- [AIM OF THE TASK]:
Below are some records. Return exactly the lines from the one with "A search committee of 15" to the one with "- 7 committee", and nothing else.

- [DATA TO EXAMINE]:
=====
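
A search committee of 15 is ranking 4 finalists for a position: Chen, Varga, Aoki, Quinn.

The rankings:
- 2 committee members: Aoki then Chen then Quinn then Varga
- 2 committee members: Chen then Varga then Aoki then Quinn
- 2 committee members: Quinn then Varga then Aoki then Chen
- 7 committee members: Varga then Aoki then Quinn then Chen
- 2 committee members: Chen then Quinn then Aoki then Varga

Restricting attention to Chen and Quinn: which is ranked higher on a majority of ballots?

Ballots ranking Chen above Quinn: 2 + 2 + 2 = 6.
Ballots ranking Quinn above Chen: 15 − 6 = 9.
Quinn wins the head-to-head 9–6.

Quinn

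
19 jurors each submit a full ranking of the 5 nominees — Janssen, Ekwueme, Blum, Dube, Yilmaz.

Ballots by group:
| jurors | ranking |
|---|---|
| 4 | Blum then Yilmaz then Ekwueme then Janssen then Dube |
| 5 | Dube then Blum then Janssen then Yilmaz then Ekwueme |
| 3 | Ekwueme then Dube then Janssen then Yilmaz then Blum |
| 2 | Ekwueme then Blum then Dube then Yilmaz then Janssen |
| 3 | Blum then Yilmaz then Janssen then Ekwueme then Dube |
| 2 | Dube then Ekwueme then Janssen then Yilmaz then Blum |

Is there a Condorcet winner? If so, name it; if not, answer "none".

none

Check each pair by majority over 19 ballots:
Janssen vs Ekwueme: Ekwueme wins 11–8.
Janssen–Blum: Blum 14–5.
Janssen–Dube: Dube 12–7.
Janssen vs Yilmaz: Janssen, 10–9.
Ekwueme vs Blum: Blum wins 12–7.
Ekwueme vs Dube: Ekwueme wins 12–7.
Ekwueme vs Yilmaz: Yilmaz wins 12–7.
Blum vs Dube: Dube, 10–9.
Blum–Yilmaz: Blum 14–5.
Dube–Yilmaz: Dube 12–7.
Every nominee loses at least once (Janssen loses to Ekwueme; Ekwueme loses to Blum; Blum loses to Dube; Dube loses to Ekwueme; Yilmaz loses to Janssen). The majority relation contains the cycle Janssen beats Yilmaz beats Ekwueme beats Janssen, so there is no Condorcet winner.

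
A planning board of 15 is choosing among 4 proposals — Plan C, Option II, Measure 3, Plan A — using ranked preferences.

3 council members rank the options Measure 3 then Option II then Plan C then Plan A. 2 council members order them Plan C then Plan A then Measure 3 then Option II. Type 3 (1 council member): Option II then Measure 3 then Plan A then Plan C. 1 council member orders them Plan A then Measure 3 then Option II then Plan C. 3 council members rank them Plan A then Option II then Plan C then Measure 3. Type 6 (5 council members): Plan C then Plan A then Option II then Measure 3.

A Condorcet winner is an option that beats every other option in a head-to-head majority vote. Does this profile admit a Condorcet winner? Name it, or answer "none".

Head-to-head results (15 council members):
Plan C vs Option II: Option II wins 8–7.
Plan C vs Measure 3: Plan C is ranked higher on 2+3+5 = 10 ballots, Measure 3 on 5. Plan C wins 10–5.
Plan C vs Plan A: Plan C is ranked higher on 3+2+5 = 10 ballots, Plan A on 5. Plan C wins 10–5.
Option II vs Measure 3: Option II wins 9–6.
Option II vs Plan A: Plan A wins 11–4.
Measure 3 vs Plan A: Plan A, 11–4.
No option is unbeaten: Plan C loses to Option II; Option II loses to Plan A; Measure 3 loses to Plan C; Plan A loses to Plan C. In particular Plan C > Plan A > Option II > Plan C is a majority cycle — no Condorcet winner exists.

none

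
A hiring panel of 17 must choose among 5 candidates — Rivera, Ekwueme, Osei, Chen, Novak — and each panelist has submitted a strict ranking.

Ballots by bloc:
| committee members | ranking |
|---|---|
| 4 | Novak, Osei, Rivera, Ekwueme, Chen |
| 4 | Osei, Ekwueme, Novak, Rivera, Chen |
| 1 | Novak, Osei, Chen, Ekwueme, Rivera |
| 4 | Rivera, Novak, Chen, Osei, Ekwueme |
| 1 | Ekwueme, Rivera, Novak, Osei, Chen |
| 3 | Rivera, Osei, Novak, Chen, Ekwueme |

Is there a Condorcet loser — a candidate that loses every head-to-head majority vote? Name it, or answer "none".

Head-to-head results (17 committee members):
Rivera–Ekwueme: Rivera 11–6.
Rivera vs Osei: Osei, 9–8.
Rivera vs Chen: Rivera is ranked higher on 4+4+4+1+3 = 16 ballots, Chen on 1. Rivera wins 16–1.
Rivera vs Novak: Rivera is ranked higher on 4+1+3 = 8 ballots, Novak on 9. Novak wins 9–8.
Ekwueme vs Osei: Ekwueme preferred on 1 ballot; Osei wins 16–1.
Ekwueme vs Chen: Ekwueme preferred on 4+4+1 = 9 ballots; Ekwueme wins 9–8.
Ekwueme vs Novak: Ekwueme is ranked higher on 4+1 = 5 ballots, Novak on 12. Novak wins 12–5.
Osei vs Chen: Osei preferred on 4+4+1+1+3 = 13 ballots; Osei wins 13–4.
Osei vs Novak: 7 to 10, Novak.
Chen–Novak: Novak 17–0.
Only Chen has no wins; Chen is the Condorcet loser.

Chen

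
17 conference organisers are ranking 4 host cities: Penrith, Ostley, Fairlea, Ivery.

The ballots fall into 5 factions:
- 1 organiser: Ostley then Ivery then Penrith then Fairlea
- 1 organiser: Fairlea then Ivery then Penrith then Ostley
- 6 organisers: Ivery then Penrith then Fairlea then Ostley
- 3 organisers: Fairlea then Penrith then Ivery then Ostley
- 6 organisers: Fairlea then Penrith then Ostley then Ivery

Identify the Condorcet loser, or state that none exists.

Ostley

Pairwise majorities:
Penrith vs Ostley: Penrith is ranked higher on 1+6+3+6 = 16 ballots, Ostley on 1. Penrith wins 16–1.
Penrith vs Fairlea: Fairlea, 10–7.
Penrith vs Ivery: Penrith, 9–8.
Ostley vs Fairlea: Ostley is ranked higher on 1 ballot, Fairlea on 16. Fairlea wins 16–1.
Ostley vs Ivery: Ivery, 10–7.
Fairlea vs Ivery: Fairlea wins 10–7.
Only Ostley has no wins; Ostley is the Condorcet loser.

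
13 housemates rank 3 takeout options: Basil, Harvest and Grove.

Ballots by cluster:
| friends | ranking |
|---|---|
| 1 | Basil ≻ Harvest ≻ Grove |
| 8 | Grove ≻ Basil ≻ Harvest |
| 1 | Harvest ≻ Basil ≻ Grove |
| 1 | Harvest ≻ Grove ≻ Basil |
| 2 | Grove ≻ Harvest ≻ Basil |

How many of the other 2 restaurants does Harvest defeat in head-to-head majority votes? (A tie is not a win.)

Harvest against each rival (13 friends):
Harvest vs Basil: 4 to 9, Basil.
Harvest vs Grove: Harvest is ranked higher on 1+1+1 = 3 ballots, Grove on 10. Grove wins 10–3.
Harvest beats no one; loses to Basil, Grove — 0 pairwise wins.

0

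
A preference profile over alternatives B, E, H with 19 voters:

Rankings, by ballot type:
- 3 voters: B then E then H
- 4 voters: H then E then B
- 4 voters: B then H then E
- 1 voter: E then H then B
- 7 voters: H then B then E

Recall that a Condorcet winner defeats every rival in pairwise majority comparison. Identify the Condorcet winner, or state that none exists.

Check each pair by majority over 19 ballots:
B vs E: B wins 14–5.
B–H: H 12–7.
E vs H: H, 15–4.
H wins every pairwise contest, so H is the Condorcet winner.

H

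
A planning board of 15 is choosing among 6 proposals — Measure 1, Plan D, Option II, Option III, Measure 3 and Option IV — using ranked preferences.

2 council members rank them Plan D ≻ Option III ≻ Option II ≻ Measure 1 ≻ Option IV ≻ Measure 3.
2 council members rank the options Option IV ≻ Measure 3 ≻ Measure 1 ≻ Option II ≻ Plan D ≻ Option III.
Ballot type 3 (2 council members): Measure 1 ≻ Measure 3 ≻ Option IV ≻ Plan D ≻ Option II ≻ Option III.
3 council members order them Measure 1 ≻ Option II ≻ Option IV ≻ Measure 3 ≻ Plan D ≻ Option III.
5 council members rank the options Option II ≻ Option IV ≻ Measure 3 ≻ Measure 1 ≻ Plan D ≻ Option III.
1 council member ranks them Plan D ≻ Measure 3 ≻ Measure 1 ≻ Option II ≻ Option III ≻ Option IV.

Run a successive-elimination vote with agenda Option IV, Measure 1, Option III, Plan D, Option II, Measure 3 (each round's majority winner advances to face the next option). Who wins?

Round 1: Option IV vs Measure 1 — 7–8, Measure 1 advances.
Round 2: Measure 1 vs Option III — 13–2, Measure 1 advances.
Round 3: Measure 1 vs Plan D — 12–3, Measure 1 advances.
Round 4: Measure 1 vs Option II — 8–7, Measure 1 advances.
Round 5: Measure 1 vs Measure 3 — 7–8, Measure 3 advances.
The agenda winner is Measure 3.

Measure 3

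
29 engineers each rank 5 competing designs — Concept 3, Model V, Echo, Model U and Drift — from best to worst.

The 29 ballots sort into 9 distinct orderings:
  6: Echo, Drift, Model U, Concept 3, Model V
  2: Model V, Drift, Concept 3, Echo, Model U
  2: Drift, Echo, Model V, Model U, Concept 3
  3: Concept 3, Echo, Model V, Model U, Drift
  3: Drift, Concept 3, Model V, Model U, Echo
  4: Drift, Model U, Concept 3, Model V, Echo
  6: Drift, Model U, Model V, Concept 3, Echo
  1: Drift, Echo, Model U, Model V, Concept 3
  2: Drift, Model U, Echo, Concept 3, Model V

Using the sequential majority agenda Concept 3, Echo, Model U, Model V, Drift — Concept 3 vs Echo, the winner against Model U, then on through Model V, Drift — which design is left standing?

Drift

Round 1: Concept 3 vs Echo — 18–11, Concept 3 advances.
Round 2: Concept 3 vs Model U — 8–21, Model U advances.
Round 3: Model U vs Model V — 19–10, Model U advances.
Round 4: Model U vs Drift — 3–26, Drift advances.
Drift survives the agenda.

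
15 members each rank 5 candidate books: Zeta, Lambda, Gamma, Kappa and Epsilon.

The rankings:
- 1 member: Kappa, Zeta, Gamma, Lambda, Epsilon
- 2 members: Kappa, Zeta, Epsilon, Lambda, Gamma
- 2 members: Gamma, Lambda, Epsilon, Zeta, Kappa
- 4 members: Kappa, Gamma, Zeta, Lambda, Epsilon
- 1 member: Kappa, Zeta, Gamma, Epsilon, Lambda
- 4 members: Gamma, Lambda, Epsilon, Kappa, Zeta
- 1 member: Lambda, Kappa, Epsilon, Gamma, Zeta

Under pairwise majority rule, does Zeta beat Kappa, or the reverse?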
=====
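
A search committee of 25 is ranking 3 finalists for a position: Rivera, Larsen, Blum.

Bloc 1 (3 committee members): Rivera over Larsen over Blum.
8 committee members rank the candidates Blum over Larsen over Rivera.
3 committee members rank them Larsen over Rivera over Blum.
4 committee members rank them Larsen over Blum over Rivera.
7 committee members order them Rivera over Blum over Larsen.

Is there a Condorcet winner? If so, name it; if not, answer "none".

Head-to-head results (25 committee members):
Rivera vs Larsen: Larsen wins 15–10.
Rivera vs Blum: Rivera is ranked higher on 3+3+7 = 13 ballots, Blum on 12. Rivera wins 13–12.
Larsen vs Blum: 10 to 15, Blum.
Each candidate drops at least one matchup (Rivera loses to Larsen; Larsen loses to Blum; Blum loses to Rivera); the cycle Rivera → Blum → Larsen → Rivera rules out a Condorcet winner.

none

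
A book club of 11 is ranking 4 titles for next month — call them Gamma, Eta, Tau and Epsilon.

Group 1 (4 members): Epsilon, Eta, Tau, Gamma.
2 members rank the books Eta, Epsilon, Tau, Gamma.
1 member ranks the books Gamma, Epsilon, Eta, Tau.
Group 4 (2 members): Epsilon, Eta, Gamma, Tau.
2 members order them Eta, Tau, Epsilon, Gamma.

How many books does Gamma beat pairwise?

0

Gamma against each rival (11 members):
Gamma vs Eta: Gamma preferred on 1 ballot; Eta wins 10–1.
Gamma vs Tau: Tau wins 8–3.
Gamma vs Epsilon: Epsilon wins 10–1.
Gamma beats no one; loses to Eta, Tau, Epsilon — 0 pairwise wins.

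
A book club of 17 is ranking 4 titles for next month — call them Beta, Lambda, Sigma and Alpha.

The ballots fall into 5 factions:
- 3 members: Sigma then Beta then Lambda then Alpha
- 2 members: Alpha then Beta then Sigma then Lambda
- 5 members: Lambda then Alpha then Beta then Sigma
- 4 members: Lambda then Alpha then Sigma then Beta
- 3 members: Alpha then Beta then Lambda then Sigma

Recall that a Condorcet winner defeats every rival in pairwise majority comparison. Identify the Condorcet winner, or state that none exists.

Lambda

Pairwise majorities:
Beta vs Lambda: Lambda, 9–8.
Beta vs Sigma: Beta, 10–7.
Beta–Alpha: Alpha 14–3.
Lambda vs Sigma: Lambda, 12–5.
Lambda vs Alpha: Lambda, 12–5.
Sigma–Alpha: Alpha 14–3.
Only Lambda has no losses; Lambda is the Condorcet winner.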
=====
- [WRITTEN ANSWER]:
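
A search committee of 15 is ranking 4 finalists for a position: Chen, Varga, Aoki, Quinn.

The rankings:
- 2 committee members: Aoki then Chen then Quinn then Varga
- 2 committee members: Chen then Varga then Aoki then Quinn
- 2 committee members: Quinn then Varga then Aoki then Chen
- 7 committee members: Varga then Aoki then Quinn then Chen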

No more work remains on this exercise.